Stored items
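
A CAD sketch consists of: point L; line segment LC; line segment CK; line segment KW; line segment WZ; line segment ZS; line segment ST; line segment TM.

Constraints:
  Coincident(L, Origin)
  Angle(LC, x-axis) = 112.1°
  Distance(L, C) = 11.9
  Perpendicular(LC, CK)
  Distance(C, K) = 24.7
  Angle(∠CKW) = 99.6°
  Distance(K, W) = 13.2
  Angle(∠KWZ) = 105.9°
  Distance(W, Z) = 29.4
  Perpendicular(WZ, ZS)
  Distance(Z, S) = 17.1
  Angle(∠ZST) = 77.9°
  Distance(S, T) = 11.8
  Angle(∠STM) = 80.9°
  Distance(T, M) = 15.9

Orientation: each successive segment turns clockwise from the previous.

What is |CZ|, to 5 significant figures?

25.675

∠CKW = 99.6° gives KW at -58.300° from the x-axis; with |KW| = 13.2, W = (25.344, 9.0877). ∠KWZ = 105.9° gives WZ at -132.40° from the x-axis; with |WZ| = 29.4, Z = (5.5199, -12.623). Then |CZ| = |Z − C| = 25.675.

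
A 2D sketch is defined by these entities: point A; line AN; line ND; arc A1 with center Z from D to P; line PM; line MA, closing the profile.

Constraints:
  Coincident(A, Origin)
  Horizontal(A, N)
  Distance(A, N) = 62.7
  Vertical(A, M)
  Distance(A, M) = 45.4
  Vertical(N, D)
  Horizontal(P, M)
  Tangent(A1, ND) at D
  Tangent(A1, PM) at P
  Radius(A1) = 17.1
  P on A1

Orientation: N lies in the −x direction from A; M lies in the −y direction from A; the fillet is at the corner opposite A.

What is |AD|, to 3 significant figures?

68.8

The virtual corner opposite A is at (-62.7, -45.4). A1 meets ND tangentially, so ZD is at right angles to ND and the tangent condition forces ZP to be normal to PM, with radius 17.1, so the center Z sits 17.1 in from both sides at Z = (-45.6, -28.3). That places the tangent points at D = (-62.7, -28.3) on ND and P = (-45.6, -45.4) on PM. Then |AD| = |D − A| = 68.8.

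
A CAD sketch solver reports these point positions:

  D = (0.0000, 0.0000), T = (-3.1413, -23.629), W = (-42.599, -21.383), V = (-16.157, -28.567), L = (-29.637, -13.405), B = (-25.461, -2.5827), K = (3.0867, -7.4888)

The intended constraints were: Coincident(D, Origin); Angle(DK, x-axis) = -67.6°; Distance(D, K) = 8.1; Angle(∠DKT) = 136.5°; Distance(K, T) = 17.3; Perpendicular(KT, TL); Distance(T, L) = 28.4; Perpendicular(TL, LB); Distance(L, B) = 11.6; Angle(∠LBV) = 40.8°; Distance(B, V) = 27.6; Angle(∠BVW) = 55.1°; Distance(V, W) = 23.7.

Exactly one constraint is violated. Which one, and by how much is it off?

Distance(V, W) = 23.7 — off by 3.70.

D = (0.00, 0.00) ✓; DK at -67.60° ✓; |DK| = 8.100 ✓; ∠DKT = 136.5° ✓; |KT| = 17.30 ✓; ∠(KT, TL) = 90.00° ✓; |TL| = 28.40 ✓; ∠(TL, LB) = 90.00° ✓; |LB| = 11.60 ✓; ∠LBV = 40.80° ✓; |BV| = 27.60 ✓; ∠BVW = 55.10° ✓; |VW| = 27.40 ✗.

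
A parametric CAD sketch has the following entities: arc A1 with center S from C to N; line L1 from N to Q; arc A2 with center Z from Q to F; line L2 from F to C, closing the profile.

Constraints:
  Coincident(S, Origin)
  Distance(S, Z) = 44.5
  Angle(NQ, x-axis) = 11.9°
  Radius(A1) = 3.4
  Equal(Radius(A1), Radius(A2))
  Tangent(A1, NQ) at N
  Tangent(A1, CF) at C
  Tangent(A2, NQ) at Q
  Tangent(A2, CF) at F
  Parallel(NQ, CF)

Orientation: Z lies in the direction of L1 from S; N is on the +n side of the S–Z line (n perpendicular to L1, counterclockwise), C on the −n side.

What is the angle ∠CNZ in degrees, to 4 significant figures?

85.63°

The slot axis is L1's direction at 11.9°, so u = (cos 11.9°, sin 11.9°) = (0.9785, 0.2062) and n = (−sin 11.9°, cos 11.9°) = (-0.2062, 0.9785). S is at the origin and Z lies 44.5 along u from S, so Z = 44.5·u = (43.54, 9.176). Tangency of A1 to both parallel lines with radius 3.4 puts N and C at S ± 3.4·n: N = (-0.7011, 3.327), C = (0.7011, -3.327). Then cos ∠CNZ = NC·NZ / (|NC||NZ|), giving 85.63°.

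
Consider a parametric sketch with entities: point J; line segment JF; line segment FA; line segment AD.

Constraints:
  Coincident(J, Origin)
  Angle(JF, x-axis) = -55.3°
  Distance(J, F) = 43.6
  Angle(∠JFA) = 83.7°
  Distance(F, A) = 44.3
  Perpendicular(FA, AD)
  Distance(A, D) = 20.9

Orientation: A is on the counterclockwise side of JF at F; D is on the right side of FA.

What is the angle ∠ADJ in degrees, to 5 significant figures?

31.598°

∠JFA = 83.7°, so FA runs at -55.3° + (180° − 83.7°) = 41.000° from the x-axis; with |FA| = 44.3, A = F + 44.3·(cos 41.000°, sin 41.000°) = (58.254, -6.7821). FA ⟂ AD; with |AD| = 20.9 on the right of FA, D = A + 20.9·(0.65606, -0.75471) = (71.966, -22.555). Then cos ∠ADJ = DA·DJ / (|DA||DJ|), giving 31.598°.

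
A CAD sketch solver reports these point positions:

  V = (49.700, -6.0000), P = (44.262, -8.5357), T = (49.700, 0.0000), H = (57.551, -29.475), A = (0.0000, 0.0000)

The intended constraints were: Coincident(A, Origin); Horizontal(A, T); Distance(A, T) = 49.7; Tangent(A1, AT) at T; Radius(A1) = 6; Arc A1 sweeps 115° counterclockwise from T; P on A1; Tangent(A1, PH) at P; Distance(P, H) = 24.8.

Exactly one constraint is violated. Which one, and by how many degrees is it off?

Tangent(A1, PH) at P — off by 7.40°.

A = (0.00, 0.00) ✓; A.y = 0.00, T.y = 0.00 ✓; |AT| = 49.70 ✓; ∠(VT, TA) = 90.00° ✓; |VT| = 6.000 ✓; bearing(V→P) − bearing(V→T) = 115.0° ✓; |VP| = 6.000 ✓; ∠(VP, PH) = 82.60° ✗; |PH| = 24.80 ✓.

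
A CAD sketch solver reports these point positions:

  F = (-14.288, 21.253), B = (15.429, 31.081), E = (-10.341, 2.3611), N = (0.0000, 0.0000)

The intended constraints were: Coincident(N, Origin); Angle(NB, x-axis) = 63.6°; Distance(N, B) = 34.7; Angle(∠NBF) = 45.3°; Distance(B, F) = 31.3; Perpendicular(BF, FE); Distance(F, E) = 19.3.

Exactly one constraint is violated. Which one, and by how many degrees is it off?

Perpendicular(BF, FE) — off by 6.50°.

N = (0.00, 0.00) ✓; NB at 63.60° ✓; |NB| = 34.70 ✓; ∠NBF = 45.30° ✓; |BF| = 31.30 ✓; ∠(BF, FE) = 83.50° ✗; |FE| = 19.30 ✓.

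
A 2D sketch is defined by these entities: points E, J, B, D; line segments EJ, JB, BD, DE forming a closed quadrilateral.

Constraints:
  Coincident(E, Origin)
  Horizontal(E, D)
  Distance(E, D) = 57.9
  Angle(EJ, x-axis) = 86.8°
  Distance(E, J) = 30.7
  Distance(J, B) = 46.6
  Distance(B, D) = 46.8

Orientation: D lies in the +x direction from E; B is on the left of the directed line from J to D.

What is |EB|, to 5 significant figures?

64.505

Checks: |JB| = 46.60 ✓; |BD| = 46.80 ✓.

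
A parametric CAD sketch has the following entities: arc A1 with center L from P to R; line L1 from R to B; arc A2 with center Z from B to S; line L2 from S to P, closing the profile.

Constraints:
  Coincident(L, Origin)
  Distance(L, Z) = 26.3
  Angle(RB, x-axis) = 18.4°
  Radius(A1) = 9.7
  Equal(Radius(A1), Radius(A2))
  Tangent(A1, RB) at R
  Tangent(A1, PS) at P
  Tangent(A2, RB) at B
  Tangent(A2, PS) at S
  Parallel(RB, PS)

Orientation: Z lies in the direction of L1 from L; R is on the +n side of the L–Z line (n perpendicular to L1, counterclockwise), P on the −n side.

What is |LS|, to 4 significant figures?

28.03

The slot axis is L1's direction at 18.4°, so u = (cos 18.4°, sin 18.4°) = (0.9489, 0.3156) and n = (−sin 18.4°, cos 18.4°) = (-0.3156, 0.9489). L is at the origin and Z lies 26.3 along u from L, so Z = 26.3·u = (24.96, 8.302). Tangency of A1 to both parallel lines with radius 9.7 puts R and P at L ± 9.7·n: R = (-3.062, 9.204), P = (3.062, -9.204). Equal radii place B and S the same way about Z: B = Z + 9.7·n = (21.89, 17.51), S = Z − 9.7·n = (28.02, -0.9025). Then |LS| = |S − L| = 28.03.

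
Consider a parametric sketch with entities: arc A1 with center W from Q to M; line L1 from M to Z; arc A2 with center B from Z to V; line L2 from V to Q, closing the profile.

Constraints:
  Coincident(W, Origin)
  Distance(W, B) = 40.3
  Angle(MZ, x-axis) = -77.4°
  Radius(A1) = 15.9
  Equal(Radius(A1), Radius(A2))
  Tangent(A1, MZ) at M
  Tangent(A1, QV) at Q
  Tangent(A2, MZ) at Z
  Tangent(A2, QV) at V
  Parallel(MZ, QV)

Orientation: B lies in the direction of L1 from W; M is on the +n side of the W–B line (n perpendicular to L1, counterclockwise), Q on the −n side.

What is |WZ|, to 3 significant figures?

43.3

The slot axis is L1's direction at -77.4°, so u = (cos -77.4°, sin -77.4°) = (0.218, -0.976) and n = (−sin -77.4°, cos -77.4°) = (0.976, 0.218). W is at the origin and B lies 40.3 along u from W, so B = 40.3·u = (8.79, -39.3). Tangency of A1 to both parallel lines with radius 15.9 puts M and Q at W ± 15.9·n: M = (15.5, 3.47), Q = (-15.5, -3.47). Equal radii place Z and V the same way about B: Z = B + 15.9·n = (24.3, -35.9), V = B − 15.9·n = (-6.73, -42.8). Then |WZ| = |Z − W| = 43.3.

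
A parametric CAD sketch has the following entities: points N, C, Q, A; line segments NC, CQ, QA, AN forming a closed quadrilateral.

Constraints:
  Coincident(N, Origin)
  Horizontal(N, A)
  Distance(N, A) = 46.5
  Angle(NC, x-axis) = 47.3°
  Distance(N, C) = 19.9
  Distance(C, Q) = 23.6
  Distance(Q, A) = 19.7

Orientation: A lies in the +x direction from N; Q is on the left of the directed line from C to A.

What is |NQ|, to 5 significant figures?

40.771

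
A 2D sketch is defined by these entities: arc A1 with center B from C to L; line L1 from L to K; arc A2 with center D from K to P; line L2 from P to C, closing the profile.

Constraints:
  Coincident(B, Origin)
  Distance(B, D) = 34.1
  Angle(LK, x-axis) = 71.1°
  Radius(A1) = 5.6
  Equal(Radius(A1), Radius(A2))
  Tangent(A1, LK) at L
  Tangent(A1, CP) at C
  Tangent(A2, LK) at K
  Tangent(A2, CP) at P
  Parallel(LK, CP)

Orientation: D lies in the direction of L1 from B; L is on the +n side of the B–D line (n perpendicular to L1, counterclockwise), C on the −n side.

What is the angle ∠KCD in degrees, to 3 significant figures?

8.86°

Tangency of A1 to both parallel lines with radius 5.6 puts L and C at B ± 5.6·n: L = (-5.30, 1.81), C = (5.30, -1.81). Equal radii place K and P the same way about D: K = D + 5.6·n = (5.75, 34.1), P = D − 5.6·n = (16.3, 30.4). Then cos ∠KCD = CK·CD / (|CK||CD|), giving 8.86°.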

About this task » Exactly as written, repeat each line from the beginning of the data above to the line containing "Orientation: each successive", inclusive.

Result »
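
A CAD sketch consists of: point L; line segment LC; line segment CK; line segment KW; line segment WZ; line segment ZS; line segment ST; line segment TM.

Constraints:
  Coincident(L, Origin)
  Angle(LC, x-axis) = 112.1°
  Distance(L, C) = 11.9
  Perpendicular(LC, CK)
  Distance(C, K) = 24.7
  Angle(∠CKW) = 99.6°
  Distance(K, W) = 13.2
  Angle(∠KWZ) = 105.9°
  Distance(W, Z) = 29.4
  Perpendicular(WZ, ZS)
  Distance(Z, S) = 17.1
  Angle(∠ZST) = 77.9°
  Distance(S, T) = 11.8
  Angle(∠STM) = 80.9°
  Distance(T, M) = 15.9

Orientation: each successive segment turns clockwise from the previous.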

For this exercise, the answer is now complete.